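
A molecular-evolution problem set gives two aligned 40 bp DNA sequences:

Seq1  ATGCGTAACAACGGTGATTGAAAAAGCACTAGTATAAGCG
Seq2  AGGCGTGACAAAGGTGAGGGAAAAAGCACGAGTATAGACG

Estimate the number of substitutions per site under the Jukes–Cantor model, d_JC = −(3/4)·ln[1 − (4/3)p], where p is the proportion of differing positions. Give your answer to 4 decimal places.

0.2326

Differing sites — 2:T/G; 7:A/G; 12:C/A; 18:T/G; 19:T/G; 30:T/G; 37:A/G; 38:G/A.
p = 8/40 = 0.200000.
d = −0.75 · ln(1 − (4/3)·0.200000) = −0.75 · ln(0.733333) = −0.75 · (-0.310155) = 0.2326.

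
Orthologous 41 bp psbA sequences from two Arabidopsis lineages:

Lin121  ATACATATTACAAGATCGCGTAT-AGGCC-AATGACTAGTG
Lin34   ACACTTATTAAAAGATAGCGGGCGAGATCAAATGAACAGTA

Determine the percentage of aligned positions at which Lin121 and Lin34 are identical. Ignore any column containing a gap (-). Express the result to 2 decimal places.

Excluding the 2 gap columns leaves 39 comparable sites.
Mismatches occur at site 2 (T↔C), site 5 (A↔T), site 11 (C↔A), site 17 (C↔A), site 21 (T↔G), site 22 (A↔G), site 23 (T↔C), site 27 (G↔A), site 28 (C↔T), site 36 (C↔A), site 37 (T↔C), site 41 (G↔A).
27 of the 39 comparable sites match, so the percent identity is 27/39 × 100 = 69.23%.

69.23%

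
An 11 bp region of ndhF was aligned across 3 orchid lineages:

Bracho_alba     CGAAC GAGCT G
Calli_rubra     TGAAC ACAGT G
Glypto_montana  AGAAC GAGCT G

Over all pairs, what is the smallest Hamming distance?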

» **INSTRUCTIONS FOR THE TASK**
Copy out all of the records above with nothing altered.

» **SOLUTION**
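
A molecular-evolution problem set gives two aligned 40 bp DNA sequences:

Seq1  ATGCGTAACAACGGTGATTGAAAAAGCACTAGTATAAGCG
Seq2  AGGCGTGACAAAGGTGAGGGAAAAAGCACGAGTATAGACG

Estimate the number of substitutions per site under the Jukes–Cantor model, d_JC = −(3/4)·ln[1 − (4/3)p], where p is the proportion of differing positions. Give your answer to 4 decimal places.

0.2326

Differing sites — 2:T/G; 7:A/G; 12:C/A; 18:T/G; 19:T/G; 30:T/G; 37:A/G; 38:G/A.
p = 8/40 = 0.200000.
d = −0.75 · ln(1 − (4/3)·0.200000) = −0.75 · ln(0.733333) = −0.75 · (-0.310155) = 0.2326.

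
Orthologous 41 bp psbA sequences from two Arabidopsis lineages:

Lin121  ATACATATTACAAGATCGCGTAT-AGGCC-AATGACTAGTG
Lin34   ACACTTATTAAAAGATAGCGGGCGAGATCAAATGAACAGTA

Determine the percentage of aligned positions at which Lin121 and Lin34 are identical. Ignore any column containing a gap (-). Express the result to 2 decimal places.

Excluding the 2 gap columns leaves 39 comparable sites.
Mismatches occur at site 2 (T↔C), site 5 (A↔T), site 11 (C↔A), site 17 (C↔A), site 21 (T↔G), site 22 (A↔G), site 23 (T↔C), site 27 (G↔A), site 28 (C↔T), site 36 (C↔A), site 37 (T↔C), site 41 (G↔A).
27 of the 39 comparable sites match, so the percent identity is 27/39 × 100 = 69.23%.

69.23%

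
An 11 bp region of ndhF was aligned across 3 orchid lineages:

Bracho_alba     CGAAC GAGCT G
Calli_rubra     TGAAC ACAGT G
Glypto_montana  AGAAC GAGCT G

Over all pairs, what is the smallest Hamming distance?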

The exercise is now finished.